REQUIRED ACTION: When you reach the entries below, transcribe each line word for word.

INPUT FOR THIS TASK:

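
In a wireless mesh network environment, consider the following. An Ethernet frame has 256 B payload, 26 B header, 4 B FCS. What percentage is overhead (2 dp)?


Given: payload = 256 B, header = 26 B, trailer = 4 B
Overhead bytes = header + trailer = 26 + 4 = 30
Total frame = payload + overhead = 256 + 30 = 286
Overhead % = 30 / 286 * 100 = 10.4895% -> 10.49% (2 dp)

10.49


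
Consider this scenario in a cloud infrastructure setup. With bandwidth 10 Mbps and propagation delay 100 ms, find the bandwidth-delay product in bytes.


Given: bandwidth = 10 Mbps, delay = 100 ms
BDP in bits = 10 * 10^6 * 100 / 1000
BDP in bits = 1000000
BDP in bytes = 1000000 / 8 = 125000

125000


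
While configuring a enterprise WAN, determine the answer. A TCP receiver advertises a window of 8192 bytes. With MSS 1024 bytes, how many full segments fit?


Given: RWND = 8192 bytes, MSS = 1024 bytes
Full segments = floor(RWND / MSS)
Full segments = floor(8192 / 1024)
Full segments = floor(8.0) = 8

8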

REPLY TO THE EXERCISE:
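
In a wireless mesh network environment, consider the following. An Ethernet frame has 256 B payload, 26 B header, 4 B FCS. What percentage is overhead (2 dp)?


Given: payload = 256 B, header = 26 B, trailer = 4 B
Overhead bytes = header + trailer = 26 + 4 = 30
Total frame = payload + overhead = 256 + 30 = 286
Overhead % = 30 / 286 * 100 = 10.4895% -> 10.49% (2 dp)

10.49


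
Consider this scenario in a cloud infrastructure setup. With bandwidth 10 Mbps and propagation delay 100 ms, find the bandwidth-delay product in bytes.


Given: bandwidth = 10 Mbps, delay = 100 ms
BDP in bits = 10 * 10^6 * 100 / 1000
BDP in bits = 1000000
BDP in bytes = 1000000 / 8 = 125000

125000


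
While configuring a enterprise WAN, determine the answer. A TCP receiver advertises a window of 8192 bytes. With MSS 1024 bytes, how many full segments fit?


Given: RWND = 8192 bytes, MSS = 1024 bytes
Full segments = floor(RWND / MSS)
Full segments = floor(8192 / 1024)
Full segments = floor(8.0) = 8

8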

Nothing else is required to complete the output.